Your job is to set down the stretch of entries that opens with the line containing "0.0609 0.2445 0.5565" and closes with the line containing "0.0285 0.1226 0.3210". Keep both end lines, copy each exactly, and add nothing.

*** GIVEN RECORDS

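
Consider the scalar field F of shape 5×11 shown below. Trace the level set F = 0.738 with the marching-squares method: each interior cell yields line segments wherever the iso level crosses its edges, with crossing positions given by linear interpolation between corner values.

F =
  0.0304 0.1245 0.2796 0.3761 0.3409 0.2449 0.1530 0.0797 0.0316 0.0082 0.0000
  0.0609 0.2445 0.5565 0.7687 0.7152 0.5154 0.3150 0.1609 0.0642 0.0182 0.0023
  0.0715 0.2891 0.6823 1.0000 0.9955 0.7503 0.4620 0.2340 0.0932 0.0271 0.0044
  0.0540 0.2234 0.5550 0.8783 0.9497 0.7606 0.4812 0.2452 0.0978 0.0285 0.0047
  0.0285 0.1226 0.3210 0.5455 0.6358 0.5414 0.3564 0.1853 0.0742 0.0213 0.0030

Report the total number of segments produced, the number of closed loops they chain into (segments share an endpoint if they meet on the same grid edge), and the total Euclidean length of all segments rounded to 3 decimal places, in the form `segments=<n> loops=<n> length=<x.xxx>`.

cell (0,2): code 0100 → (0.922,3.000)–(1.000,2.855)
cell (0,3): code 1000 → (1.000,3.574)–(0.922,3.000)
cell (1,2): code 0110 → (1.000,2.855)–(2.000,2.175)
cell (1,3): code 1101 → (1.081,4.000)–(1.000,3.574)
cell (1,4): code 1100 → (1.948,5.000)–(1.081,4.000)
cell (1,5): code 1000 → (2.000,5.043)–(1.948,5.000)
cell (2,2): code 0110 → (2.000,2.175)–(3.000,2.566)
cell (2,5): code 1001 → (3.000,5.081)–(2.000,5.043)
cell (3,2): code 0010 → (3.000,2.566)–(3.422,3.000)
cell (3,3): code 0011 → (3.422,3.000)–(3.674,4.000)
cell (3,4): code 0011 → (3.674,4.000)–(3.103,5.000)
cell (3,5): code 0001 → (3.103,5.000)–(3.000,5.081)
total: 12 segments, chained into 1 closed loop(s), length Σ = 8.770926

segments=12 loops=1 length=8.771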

******
*** GIVEN RECORDS

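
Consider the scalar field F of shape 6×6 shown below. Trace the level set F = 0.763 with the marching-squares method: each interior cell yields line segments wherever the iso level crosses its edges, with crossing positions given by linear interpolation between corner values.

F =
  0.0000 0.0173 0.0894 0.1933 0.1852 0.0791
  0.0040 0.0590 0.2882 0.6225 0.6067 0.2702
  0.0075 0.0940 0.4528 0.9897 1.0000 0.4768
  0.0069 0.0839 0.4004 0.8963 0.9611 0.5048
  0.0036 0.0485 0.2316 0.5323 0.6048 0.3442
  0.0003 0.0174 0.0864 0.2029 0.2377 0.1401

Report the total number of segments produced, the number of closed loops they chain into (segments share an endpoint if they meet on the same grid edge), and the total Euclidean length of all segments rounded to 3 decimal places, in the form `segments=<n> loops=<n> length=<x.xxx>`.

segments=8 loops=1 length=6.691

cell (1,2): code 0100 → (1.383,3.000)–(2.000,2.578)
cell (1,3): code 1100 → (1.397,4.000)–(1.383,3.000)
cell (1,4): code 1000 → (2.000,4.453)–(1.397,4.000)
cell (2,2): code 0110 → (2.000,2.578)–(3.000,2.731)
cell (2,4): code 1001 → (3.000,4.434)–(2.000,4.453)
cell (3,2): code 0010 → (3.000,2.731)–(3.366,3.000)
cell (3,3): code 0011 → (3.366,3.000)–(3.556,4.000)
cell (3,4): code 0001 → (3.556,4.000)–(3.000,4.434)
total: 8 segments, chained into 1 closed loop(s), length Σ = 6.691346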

******

WRITTEN REPLY:
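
  0.0609 0.2445 0.5565 0.7687 0.7152 0.5154 0.3150 0.1609 0.0642 0.0182 0.0023
  0.0715 0.2891 0.6823 1.0000 0.9955 0.7503 0.4620 0.2340 0.0932 0.0271 0.0044
  0.0540 0.2234 0.5550 0.8783 0.9497 0.7606 0.4812 0.2452 0.0978 0.0285 0.0047
  0.0285 0.1226 0.3210 0.5455 0.6358 0.5414 0.3564 0.1853 0.0742 0.0213 0.0030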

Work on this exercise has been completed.